──────── DATA SECTION ────────

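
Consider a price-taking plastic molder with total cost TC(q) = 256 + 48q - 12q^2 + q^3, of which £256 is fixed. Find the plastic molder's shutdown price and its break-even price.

Shutdown price = £12; break-even price = £48

AVC = 48 - 12q + q^2; minimized at q = 6, giving min AVC = £12. That is the shutdown price.
ATC = 256/q + 48 - 12q + q^2. Setting dATC/dq = −256/q^2 − 12 + 2q = 0 gives q = 8 (since 2·8^3 − 12·8^2 = 256).
min ATC = 256/8 + 48 − 12·8 + 8^2 = £48. That is the break-even price.
For £12 ≤ P < £48 the firm produces at a loss; below £12 it shuts down.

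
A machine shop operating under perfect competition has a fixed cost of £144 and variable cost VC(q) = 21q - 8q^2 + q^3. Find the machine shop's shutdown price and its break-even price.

Shutdown price = £5; break-even price = £33

AVC = 21 - 8q + q^2; minimized at q = 4, giving min AVC = £5. That is the shutdown price.
ATC = 144/q + 21 - 8q + q^2. Setting dATC/dq = −144/q^2 − 8 + 2q = 0 gives q = 6 (since 2·6^3 − 8·6^2 = 144).
min ATC = 144/6 + 21 − 8·6 + 6^2 = £33. That is the break-even price.
Between these two prices the firm operates at a loss; above £33 it earns a profit.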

────────

▸ **TASK PROMPT**:
Send back each record exactly, and include them all.

▸ **TASK RESPONSE**:
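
Consider a price-taking plastic molder with total cost TC(q) = 256 + 48q - 12q^2 + q^3, of which £256 is fixed. Find the plastic molder's shutdown price and its break-even price.

Shutdown price = £12; break-even price = £48

AVC = 48 - 12q + q^2; minimized at q = 6, giving min AVC = £12. That is the shutdown price.
ATC = 256/q + 48 - 12q + q^2. Setting dATC/dq = −256/q^2 − 12 + 2q = 0 gives q = 8 (since 2·8^3 − 12·8^2 = 256).
min ATC = 256/8 + 48 − 12·8 + 8^2 = £48. That is the break-even price.
For £12 ≤ P < £48 the firm produces at a loss; below £12 it shuts down.

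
A machine shop operating under perfect competition has a fixed cost of £144 and variable cost VC(q) = 21q - 8q^2 + q^3. Find the machine shop's shutdown price and its break-even price.

Shutdown price = £5; break-even price = £33

AVC = 21 - 8q + q^2; minimized at q = 4, giving min AVC = £5. That is the shutdown price.
ATC = 144/q + 21 - 8q + q^2. Setting dATC/dq = −144/q^2 − 8 + 2q = 0 gives q = 6 (since 2·6^3 − 8·6^2 = 144).
min ATC = 144/6 + 21 − 8·6 + 6^2 = £33. That is the break-even price.
Between these two prices the firm operates at a loss; above £33 it earns a profit.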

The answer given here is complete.